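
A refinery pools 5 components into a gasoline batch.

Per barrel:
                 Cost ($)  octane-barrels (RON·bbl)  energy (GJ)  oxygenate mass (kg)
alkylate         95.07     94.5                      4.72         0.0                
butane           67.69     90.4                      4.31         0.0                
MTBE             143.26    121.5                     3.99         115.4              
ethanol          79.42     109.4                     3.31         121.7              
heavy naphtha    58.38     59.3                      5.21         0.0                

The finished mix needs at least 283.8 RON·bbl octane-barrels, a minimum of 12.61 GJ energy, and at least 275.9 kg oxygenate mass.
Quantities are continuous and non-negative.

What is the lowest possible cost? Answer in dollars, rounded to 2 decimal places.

Treat it as an LP. Let x1 = barrels of alkylate, x2 = barrels of butane, x3 = barrels of MTBE, x4 = barrels of ethanol, x5 = barrels of heavy naphtha.
Minimize 95.07x1 + 67.69x2 + 143.26x3 + 79.42x4 + 58.38x5 with:
  94.5x1 + 90.4x2 + 121.5x3 + 109.4x4 + 59.3x5 ≥ 283.8   (octane-barrels)
  4.72x1 + 4.31x2 + 3.99x3 + 3.31x4 + 5.21x5 ≥ 12.61   (energy)
  115.4x3 + 121.7x4 ≥ 275.9   (oxygenate mass)
  x1, x2, x3, x4, x5 ≥ 0.
The minimum-cost mix takes nothing from alkylate, butane, MTBE — only ethanol, heavy naphtha. There the energy and oxygenate mass constraints are tight.
That vertex is x4 = 2.267, x5 = 0.9801.
Cost = 79.42·2.267 + 58.38·0.9801 = 237.2634.

$237.26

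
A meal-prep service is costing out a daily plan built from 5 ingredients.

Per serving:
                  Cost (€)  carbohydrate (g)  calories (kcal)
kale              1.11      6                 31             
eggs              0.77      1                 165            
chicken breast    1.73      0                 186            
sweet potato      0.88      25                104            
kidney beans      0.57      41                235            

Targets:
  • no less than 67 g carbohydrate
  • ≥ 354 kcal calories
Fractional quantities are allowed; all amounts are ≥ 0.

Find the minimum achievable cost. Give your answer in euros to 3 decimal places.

This is a linear program. Let x1 = servings of kale, x2 = servings of eggs, x3 = servings of chicken breast, x4 = servings of sweet potato, x5 = servings of kidney beans.
min 1.11x1 + 0.77x2 + 1.73x3 + 0.88x4 + 0.57x5 s.t.:
  6x1 + 1x2 + 25x4 + 41x5 ≥ 67   (carbohydrate)
  31x1 + 165x2 + 186x3 + 104x4 + 235x5 ≥ 354   (calories)
  x1, x2, x3, x4, x5 ≥ 0.
The minimum-cost mix takes nothing from kale, eggs, chicken breast, sweet potato — only kidney beans. The carbohydrate requirement is met with equality.
Optimal quantities: kidney beans = 1.634 servings.
Hence cost = 0.57·1.634 = €0.93138.

€0.931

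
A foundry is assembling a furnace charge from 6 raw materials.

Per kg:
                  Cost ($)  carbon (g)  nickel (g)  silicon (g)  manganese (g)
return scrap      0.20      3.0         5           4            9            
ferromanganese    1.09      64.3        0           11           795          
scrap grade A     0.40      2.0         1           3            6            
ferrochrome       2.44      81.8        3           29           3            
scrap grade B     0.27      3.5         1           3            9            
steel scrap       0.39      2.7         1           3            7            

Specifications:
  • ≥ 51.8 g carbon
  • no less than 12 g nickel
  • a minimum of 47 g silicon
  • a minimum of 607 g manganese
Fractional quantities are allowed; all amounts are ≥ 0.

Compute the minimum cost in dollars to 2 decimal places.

Let x1 = kg of return scrap, x2 = kg of ferromanganese, x3 = kg of scrap grade A, x4 = kg of ferrochrome, x5 = kg of scrap grade B, x6 = kg of steel scrap.
min 0.2x1 + 1.09x2 + 0.4x3 + 2.44x4 + 0.27x5 + 0.39x6 s.t.:
  3x1 + 64.3x2 + 2x3 + 81.8x4 + 3.5x5 + 2.7x6 ≥ 51.8   (carbon)
  5x1 + 1x3 + 3x4 + 1x5 + 1x6 ≥ 12   (nickel)
  4x1 + 11x2 + 3x3 + 29x4 + 3x5 + 3x6 ≥ 47   (silicon)
  9x1 + 795x2 + 6x3 + 3x4 + 9x5 + 7x6 ≥ 607   (manganese)
  x1, x2, x3, x4, x5, x6 ≥ 0.
The optimal basis is {return scrap, ferromanganese}; scrap grade A, ferrochrome, scrap grade B, steel scrap drop out. There the silicon and manganese constraints are tight.
Solving gives x1 = 9.96, x2 = 0.6508.
Hence cost = 0.2·9.96 + 1.09·0.6508 = $2.7014.

$2.70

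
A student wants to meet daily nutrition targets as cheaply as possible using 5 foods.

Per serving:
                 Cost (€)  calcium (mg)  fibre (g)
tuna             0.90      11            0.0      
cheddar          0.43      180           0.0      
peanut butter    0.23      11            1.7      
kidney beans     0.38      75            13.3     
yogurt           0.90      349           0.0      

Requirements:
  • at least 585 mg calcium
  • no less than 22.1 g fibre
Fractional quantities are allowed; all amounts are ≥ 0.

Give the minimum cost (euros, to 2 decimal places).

Set it up as a linear program. Let x1 = servings of tuna, x2 = servings of cheddar, x3 = servings of peanut butter, x4 = servings of kidney beans, x5 = servings of yogurt.
Minimise 0.9x1 + 0.43x2 + 0.23x3 + 0.38x4 + 0.9x5 s.t.:
  11x1 + 180x2 + 11x3 + 75x4 + 349x5 ≥ 585   (calcium)
  1.7x3 + 13.3x4 ≥ 22.1   (fibre)
  x1, x2, x3, x4, x5 ≥ 0.
At the optimum only cheddar, kidney beans are positive (tuna, peanut butter, yogurt = 0). There the calcium and fibre constraints are tight.
That vertex is x2 = 2.558, x4 = 1.662.
Hence cost = 0.43·2.558 + 0.38·1.662 = €1.7315.

€1.73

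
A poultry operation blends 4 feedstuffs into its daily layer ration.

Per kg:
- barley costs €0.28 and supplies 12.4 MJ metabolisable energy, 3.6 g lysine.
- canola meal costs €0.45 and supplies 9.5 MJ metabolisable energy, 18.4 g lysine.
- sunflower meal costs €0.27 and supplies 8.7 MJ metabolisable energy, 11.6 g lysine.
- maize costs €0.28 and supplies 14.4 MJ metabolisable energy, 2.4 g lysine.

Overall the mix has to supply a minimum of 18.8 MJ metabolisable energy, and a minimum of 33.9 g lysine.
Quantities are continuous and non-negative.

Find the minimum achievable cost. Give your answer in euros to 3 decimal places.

Let x1 = kg of barley, x2 = kg of canola meal, x3 = kg of sunflower meal, x4 = kg of maize.
Minimize 0.28x1 + 0.45x2 + 0.27x3 + 0.28x4 with:
  12.4x1 + 9.5x2 + 8.7x3 + 14.4x4 ≥ 18.8   (metabolisable energy)
  3.6x1 + 18.4x2 + 11.6x3 + 2.4x4 ≥ 33.9   (lysine)
  x1, x2, x3, x4 ≥ 0.
At the optimum only sunflower meal is positive (barley, canola meal, maize = 0). There the lysine constraint is tight.
Solving gives x3 = 2.922.
Hence cost = 0.27·2.922 = €0.78894.

€0.789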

——

▸ **WORK REQUEST**:
From the records given above, copy all lines containing "daily".

▸ **WRITTEN ANSWER**:
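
A meal-prep service is costing out a daily plan built from 5 ingredients.
A student wants to meet daily nutrition targets as cheaply as possible using 5 foods.
A poultry operation blends 4 feedstuffs into its daily layer ration.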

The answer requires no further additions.